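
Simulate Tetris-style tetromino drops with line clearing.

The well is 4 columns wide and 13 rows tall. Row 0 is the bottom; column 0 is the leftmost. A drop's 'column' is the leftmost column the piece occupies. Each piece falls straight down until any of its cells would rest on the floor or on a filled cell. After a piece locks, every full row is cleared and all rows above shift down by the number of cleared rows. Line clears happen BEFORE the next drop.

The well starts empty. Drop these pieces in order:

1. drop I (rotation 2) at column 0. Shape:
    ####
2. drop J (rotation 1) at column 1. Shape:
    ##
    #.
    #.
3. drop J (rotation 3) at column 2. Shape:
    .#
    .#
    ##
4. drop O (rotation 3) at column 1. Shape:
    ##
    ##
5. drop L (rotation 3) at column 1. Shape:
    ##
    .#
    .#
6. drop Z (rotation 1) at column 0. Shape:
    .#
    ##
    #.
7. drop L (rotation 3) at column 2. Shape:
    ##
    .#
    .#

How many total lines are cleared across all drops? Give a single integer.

Drop 1: I rot2 at col 0 lands with bottom-row=0; cleared 1 line(s) (total 1); column heights now [0 0 0 0], max=0
Drop 2: J rot1 at col 1 lands with bottom-row=0; cleared 0 line(s) (total 1); column heights now [0 3 3 0], max=3
Drop 3: J rot3 at col 2 lands with bottom-row=3; cleared 0 line(s) (total 1); column heights now [0 3 4 6], max=6
Drop 4: O rot3 at col 1 lands with bottom-row=4; cleared 0 line(s) (total 1); column heights now [0 6 6 6], max=6
Drop 5: L rot3 at col 1 lands with bottom-row=6; cleared 0 line(s) (total 1); column heights now [0 9 9 6], max=9
Drop 6: Z rot1 at col 0 lands with bottom-row=8; cleared 0 line(s) (total 1); column heights now [10 11 9 6], max=11
Drop 7: L rot3 at col 2 lands with bottom-row=7; cleared 2 line(s) (total 3); column heights now [0 9 8 8], max=9

Answer: 3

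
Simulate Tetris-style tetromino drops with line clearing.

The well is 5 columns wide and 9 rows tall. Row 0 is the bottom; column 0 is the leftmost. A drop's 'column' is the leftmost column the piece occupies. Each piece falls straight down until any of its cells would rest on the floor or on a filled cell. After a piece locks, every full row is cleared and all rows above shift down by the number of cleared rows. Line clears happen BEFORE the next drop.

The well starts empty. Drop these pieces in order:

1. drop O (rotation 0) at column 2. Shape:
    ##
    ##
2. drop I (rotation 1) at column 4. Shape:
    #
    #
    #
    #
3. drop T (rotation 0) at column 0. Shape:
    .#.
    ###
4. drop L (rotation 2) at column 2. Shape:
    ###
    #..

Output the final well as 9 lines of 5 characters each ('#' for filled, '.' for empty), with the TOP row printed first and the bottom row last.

Drop 1: O rot0 at col 2 lands with bottom-row=0; cleared 0 line(s) (total 0); column heights now [0 0 2 2 0], max=2
Drop 2: I rot1 at col 4 lands with bottom-row=0; cleared 0 line(s) (total 0); column heights now [0 0 2 2 4], max=4
Drop 3: T rot0 at col 0 lands with bottom-row=2; cleared 0 line(s) (total 0); column heights now [3 4 3 2 4], max=4
Drop 4: L rot2 at col 2 lands with bottom-row=3; cleared 0 line(s) (total 0); column heights now [3 4 5 5 5], max=5

Answer: .....
.....
.....
.....
..###
.##.#
###.#
..###
..###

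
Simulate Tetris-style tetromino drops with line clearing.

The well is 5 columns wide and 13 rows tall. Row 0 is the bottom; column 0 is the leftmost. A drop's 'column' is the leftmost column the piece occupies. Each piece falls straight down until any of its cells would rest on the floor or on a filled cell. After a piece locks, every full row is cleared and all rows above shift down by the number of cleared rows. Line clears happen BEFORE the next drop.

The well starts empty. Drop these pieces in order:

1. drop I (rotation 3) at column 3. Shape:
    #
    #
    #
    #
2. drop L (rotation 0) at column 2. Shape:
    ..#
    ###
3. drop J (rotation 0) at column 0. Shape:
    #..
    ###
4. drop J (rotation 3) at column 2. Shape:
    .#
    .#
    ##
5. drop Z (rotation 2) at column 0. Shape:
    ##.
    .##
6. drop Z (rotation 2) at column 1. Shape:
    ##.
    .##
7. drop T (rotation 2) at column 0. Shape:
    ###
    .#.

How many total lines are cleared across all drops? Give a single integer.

Answer: 0

Derivation:
Drop 1: I rot3 at col 3 lands with bottom-row=0; cleared 0 line(s) (total 0); column heights now [0 0 0 4 0], max=4
Drop 2: L rot0 at col 2 lands with bottom-row=4; cleared 0 line(s) (total 0); column heights now [0 0 5 5 6], max=6
Drop 3: J rot0 at col 0 lands with bottom-row=5; cleared 0 line(s) (total 0); column heights now [7 6 6 5 6], max=7
Drop 4: J rot3 at col 2 lands with bottom-row=6; cleared 0 line(s) (total 0); column heights now [7 6 7 9 6], max=9
Drop 5: Z rot2 at col 0 lands with bottom-row=7; cleared 0 line(s) (total 0); column heights now [9 9 8 9 6], max=9
Drop 6: Z rot2 at col 1 lands with bottom-row=9; cleared 0 line(s) (total 0); column heights now [9 11 11 10 6], max=11
Drop 7: T rot2 at col 0 lands with bottom-row=11; cleared 0 line(s) (total 0); column heights now [13 13 13 10 6], max=13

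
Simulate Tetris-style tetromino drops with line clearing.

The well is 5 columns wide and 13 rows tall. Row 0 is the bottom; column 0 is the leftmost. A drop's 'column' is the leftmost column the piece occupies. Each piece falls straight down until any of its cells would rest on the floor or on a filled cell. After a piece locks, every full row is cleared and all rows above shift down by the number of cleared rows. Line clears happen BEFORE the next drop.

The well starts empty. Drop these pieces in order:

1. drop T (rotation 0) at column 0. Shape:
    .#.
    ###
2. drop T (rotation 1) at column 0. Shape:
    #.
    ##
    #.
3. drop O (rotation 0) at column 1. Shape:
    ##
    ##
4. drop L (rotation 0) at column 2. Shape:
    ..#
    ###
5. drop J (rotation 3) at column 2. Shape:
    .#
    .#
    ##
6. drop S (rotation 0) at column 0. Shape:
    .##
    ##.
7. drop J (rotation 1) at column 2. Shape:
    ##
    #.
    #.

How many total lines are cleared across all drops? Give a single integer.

Drop 1: T rot0 at col 0 lands with bottom-row=0; cleared 0 line(s) (total 0); column heights now [1 2 1 0 0], max=2
Drop 2: T rot1 at col 0 lands with bottom-row=1; cleared 0 line(s) (total 0); column heights now [4 3 1 0 0], max=4
Drop 3: O rot0 at col 1 lands with bottom-row=3; cleared 0 line(s) (total 0); column heights now [4 5 5 0 0], max=5
Drop 4: L rot0 at col 2 lands with bottom-row=5; cleared 0 line(s) (total 0); column heights now [4 5 6 6 7], max=7
Drop 5: J rot3 at col 2 lands with bottom-row=6; cleared 0 line(s) (total 0); column heights now [4 5 7 9 7], max=9
Drop 6: S rot0 at col 0 lands with bottom-row=6; cleared 1 line(s) (total 1); column heights now [4 7 7 8 6], max=8
Drop 7: J rot1 at col 2 lands with bottom-row=7; cleared 0 line(s) (total 1); column heights now [4 7 10 10 6], max=10

Answer: 1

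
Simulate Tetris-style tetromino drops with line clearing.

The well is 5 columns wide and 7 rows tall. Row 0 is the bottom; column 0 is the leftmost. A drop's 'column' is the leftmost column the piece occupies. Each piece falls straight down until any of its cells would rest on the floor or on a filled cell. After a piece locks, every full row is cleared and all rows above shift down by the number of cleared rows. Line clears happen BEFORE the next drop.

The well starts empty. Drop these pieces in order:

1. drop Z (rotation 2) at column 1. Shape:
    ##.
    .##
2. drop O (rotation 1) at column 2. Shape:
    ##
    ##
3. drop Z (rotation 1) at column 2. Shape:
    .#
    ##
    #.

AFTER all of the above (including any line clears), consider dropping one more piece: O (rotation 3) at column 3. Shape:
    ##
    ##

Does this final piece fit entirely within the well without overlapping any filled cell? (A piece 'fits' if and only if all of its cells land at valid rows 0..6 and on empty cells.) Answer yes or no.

Drop 1: Z rot2 at col 1 lands with bottom-row=0; cleared 0 line(s) (total 0); column heights now [0 2 2 1 0], max=2
Drop 2: O rot1 at col 2 lands with bottom-row=2; cleared 0 line(s) (total 0); column heights now [0 2 4 4 0], max=4
Drop 3: Z rot1 at col 2 lands with bottom-row=4; cleared 0 line(s) (total 0); column heights now [0 2 6 7 0], max=7
Test piece O rot3 at col 3 (width 2): heights before test = [0 2 6 7 0]; fits = False

Answer: no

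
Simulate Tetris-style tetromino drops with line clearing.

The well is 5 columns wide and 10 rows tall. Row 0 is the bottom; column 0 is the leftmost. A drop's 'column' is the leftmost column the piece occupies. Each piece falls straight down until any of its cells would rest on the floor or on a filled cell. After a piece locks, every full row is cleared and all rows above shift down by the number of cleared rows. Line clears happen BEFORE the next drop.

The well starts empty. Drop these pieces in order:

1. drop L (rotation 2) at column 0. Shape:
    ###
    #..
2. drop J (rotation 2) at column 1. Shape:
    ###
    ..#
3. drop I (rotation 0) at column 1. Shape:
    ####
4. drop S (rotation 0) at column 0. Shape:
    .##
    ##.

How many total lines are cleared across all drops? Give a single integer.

Drop 1: L rot2 at col 0 lands with bottom-row=0; cleared 0 line(s) (total 0); column heights now [2 2 2 0 0], max=2
Drop 2: J rot2 at col 1 lands with bottom-row=1; cleared 0 line(s) (total 0); column heights now [2 3 3 3 0], max=3
Drop 3: I rot0 at col 1 lands with bottom-row=3; cleared 0 line(s) (total 0); column heights now [2 4 4 4 4], max=4
Drop 4: S rot0 at col 0 lands with bottom-row=4; cleared 0 line(s) (total 0); column heights now [5 6 6 4 4], max=6

Answer: 0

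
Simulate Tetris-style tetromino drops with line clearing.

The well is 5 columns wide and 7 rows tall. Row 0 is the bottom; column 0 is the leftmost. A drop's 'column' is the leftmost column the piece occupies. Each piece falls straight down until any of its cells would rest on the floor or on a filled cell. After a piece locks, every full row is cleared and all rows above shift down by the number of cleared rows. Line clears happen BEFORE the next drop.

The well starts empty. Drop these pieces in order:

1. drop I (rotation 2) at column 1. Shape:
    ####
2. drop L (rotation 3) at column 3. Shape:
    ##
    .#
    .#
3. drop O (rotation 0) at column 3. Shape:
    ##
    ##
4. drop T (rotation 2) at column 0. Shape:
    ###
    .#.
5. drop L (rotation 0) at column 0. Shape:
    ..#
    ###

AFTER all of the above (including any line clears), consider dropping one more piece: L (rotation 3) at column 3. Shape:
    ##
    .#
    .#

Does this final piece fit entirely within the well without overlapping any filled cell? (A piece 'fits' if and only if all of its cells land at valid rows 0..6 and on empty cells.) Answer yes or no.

Drop 1: I rot2 at col 1 lands with bottom-row=0; cleared 0 line(s) (total 0); column heights now [0 1 1 1 1], max=1
Drop 2: L rot3 at col 3 lands with bottom-row=1; cleared 0 line(s) (total 0); column heights now [0 1 1 4 4], max=4
Drop 3: O rot0 at col 3 lands with bottom-row=4; cleared 0 line(s) (total 0); column heights now [0 1 1 6 6], max=6
Drop 4: T rot2 at col 0 lands with bottom-row=1; cleared 0 line(s) (total 0); column heights now [3 3 3 6 6], max=6
Drop 5: L rot0 at col 0 lands with bottom-row=3; cleared 1 line(s) (total 1); column heights now [3 3 4 5 5], max=5
Test piece L rot3 at col 3 (width 2): heights before test = [3 3 4 5 5]; fits = False

Answer: no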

Try it: Search the data for the string "dropping" and copy out every line where it is found.

Response:
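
AFTER all of the above (including any line clears), consider dropping one more piece: O (rotation 3) at column 3. Shape:
AFTER all of the above (including any line clears), consider dropping one more piece: L (rotation 3) at column 3. Shape: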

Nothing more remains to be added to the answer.